Stored data:
┌────────
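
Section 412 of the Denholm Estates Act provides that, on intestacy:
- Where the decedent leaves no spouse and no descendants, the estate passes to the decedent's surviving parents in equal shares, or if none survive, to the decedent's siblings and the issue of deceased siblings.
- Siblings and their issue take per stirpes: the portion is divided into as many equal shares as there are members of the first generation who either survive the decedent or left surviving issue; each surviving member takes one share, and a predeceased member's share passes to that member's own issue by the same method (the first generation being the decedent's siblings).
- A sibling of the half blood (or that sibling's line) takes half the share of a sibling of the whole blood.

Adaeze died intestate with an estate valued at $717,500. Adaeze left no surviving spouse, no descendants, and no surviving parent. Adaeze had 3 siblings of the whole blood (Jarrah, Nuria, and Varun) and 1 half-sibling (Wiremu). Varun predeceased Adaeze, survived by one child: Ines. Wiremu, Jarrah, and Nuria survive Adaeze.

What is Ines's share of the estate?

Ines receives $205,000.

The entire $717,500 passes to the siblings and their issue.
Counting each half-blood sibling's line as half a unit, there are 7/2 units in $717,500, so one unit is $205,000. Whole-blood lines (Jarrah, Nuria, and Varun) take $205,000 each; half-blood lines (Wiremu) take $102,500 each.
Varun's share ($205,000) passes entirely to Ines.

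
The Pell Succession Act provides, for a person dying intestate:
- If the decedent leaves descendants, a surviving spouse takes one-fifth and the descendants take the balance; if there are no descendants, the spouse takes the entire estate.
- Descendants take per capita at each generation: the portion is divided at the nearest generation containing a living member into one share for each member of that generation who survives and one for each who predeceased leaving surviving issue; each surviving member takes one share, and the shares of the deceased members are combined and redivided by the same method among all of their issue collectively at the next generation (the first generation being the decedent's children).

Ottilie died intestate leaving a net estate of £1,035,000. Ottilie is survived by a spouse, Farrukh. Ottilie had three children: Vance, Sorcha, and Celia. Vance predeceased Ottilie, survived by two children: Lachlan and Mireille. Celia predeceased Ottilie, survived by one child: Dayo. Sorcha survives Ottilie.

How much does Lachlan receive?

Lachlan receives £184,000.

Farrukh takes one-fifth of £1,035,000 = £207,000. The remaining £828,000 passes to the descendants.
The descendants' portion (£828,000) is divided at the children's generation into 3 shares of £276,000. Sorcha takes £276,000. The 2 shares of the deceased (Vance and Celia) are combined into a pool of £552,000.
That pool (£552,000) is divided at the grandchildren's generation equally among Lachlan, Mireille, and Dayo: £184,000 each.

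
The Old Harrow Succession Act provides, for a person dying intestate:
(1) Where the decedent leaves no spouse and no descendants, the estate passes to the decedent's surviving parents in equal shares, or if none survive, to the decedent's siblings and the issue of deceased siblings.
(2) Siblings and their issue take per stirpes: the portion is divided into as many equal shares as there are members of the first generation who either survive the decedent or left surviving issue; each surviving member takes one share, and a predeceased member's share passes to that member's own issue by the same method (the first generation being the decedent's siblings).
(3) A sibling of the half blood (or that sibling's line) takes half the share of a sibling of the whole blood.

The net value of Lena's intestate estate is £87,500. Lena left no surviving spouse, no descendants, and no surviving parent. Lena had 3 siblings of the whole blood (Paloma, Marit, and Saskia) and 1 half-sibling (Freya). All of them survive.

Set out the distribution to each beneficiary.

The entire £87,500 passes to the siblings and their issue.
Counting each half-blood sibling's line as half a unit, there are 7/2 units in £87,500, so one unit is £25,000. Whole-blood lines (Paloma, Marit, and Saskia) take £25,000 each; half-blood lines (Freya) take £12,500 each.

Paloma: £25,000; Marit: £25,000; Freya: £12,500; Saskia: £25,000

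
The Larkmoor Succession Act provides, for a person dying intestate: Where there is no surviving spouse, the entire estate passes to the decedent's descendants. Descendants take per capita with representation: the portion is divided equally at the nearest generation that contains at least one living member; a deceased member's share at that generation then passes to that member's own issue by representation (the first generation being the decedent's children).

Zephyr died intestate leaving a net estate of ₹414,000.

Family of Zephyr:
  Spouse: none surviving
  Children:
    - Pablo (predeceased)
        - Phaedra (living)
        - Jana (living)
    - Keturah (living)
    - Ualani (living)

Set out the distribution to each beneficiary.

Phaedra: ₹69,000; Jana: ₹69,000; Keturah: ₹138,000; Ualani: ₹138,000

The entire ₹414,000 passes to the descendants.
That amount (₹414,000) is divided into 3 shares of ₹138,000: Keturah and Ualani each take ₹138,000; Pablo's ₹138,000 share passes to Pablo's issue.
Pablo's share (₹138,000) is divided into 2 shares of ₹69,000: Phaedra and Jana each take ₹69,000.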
└────────
## PROBLEM REQUIREMENTS
For this exercise, repeat the data above exactly.

## ANSWER FOR THIS EXERCISE
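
Section 412 of the Denholm Estates Act provides that, on intestacy:
- Where the decedent leaves no spouse and no descendants, the estate passes to the decedent's surviving parents in equal shares, or if none survive, to the decedent's siblings and the issue of deceased siblings.
- Siblings and their issue take per stirpes: the portion is divided into as many equal shares as there are members of the first generation who either survive the decedent or left surviving issue; each surviving member takes one share, and a predeceased member's share passes to that member's own issue by the same method (the first generation being the decedent's siblings).
- A sibling of the half blood (or that sibling's line) takes half the share of a sibling of the whole blood.

Adaeze died intestate with an estate valued at $717,500. Adaeze left no surviving spouse, no descendants, and no surviving parent. Adaeze had 3 siblings of the whole blood (Jarrah, Nuria, and Varun) and 1 half-sibling (Wiremu). Varun predeceased Adaeze, survived by one child: Ines. Wiremu, Jarrah, and Nuria survive Adaeze.

What is Ines's share of the estate?

Ines receives $205,000.

The entire $717,500 passes to the siblings and their issue.
Counting each half-blood sibling's line as half a unit, there are 7/2 units in $717,500, so one unit is $205,000. Whole-blood lines (Jarrah, Nuria, and Varun) take $205,000 each; half-blood lines (Wiremu) take $102,500 each.
Varun's share ($205,000) passes entirely to Ines.

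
The Pell Succession Act provides, for a person dying intestate:
- If the decedent leaves descendants, a surviving spouse takes one-fifth and the descendants take the balance; if there are no descendants, the spouse takes the entire estate.
- Descendants take per capita at each generation: the portion is divided at the nearest generation containing a living member into one share for each member of that generation who survives and one for each who predeceased leaving surviving issue; each surviving member takes one share, and the shares of the deceased members are combined and redivided by the same method among all of their issue collectively at the next generation (the first generation being the decedent's children).

Ottilie died intestate leaving a net estate of £1,035,000. Ottilie is survived by a spouse, Farrukh. Ottilie had three children: Vance, Sorcha, and Celia. Vance predeceased Ottilie, survived by two children: Lachlan and Mireille. Celia predeceased Ottilie, survived by one child: Dayo. Sorcha survives Ottilie.

How much does Lachlan receive?

Lachlan receives £184,000.

Farrukh takes one-fifth of £1,035,000 = £207,000. The remaining £828,000 passes to the descendants.
The descendants' portion (£828,000) is divided at the children's generation into 3 shares of £276,000. Sorcha takes £276,000. The 2 shares of the deceased (Vance and Celia) are combined into a pool of £552,000.
That pool (£552,000) is divided at the grandchildren's generation equally among Lachlan, Mireille, and Dayo: £184,000 each.

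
The Old Harrow Succession Act provides, for a person dying intestate:
(1) Where the decedent leaves no spouse and no descendants, the estate passes to the decedent's surviving parents in equal shares, or if none survive, to the decedent's siblings and the issue of deceased siblings.
(2) Siblings and their issue take per stirpes: the portion is divided into as many equal shares as there are members of the first generation who either survive the decedent or left surviving issue; each surviving member takes one share, and a predeceased member's share passes to that member's own issue by the same method (the first generation being the decedent's siblings).
(3) A sibling of the half blood (or that sibling's line) takes half the share of a sibling of the whole blood.

The net value of Lena's intestate estate is £87,500. Lena left no surviving spouse, no descendants, and no surviving parent. Lena had 3 siblings of the whole blood (Paloma, Marit, and Saskia) and 1 half-sibling (Freya). All of them survive.

Set out the distribution to each beneficiary.

The entire £87,500 passes to the siblings and their issue.
Counting each half-blood sibling's line as half a unit, there are 7/2 units in £87,500, so one unit is £25,000. Whole-blood lines (Paloma, Marit, and Saskia) take £25,000 each; half-blood lines (Freya) take £12,500 each.

Paloma: £25,000; Marit: £25,000; Freya: £12,500; Saskia: £25,000

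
The Larkmoor Succession Act provides, for a person dying intestate: Where there is no surviving spouse, the entire estate passes to the decedent's descendants. Descendants take per capita with representation: the portion is divided equally at the nearest generation that contains at least one living member; a deceased member's share at that generation then passes to that member's own issue by representation (the first generation being the decedent's children).

Zephyr died intestate leaving a net estate of ₹414,000.

Family of Zephyr:
  Spouse: none surviving
  Children:
    - Pablo (predeceased)
        - Phaedra (living)
        - Jana (living)
    - Keturah (living)
    - Ualani (living)

Set out the distribution to each beneficiary.

Phaedra: ₹69,000; Jana: ₹69,000; Keturah: ₹138,000; Ualani: ₹138,000

The entire ₹414,000 passes to the descendants.
That amount (₹414,000) is divided into 3 shares of ₹138,000: Keturah and Ualani each take ₹138,000; Pablo's ₹138,000 share passes to Pablo's issue.
Pablo's share (₹138,000) is divided into 2 shares of ₹69,000: Phaedra and Jana each take ₹69,000.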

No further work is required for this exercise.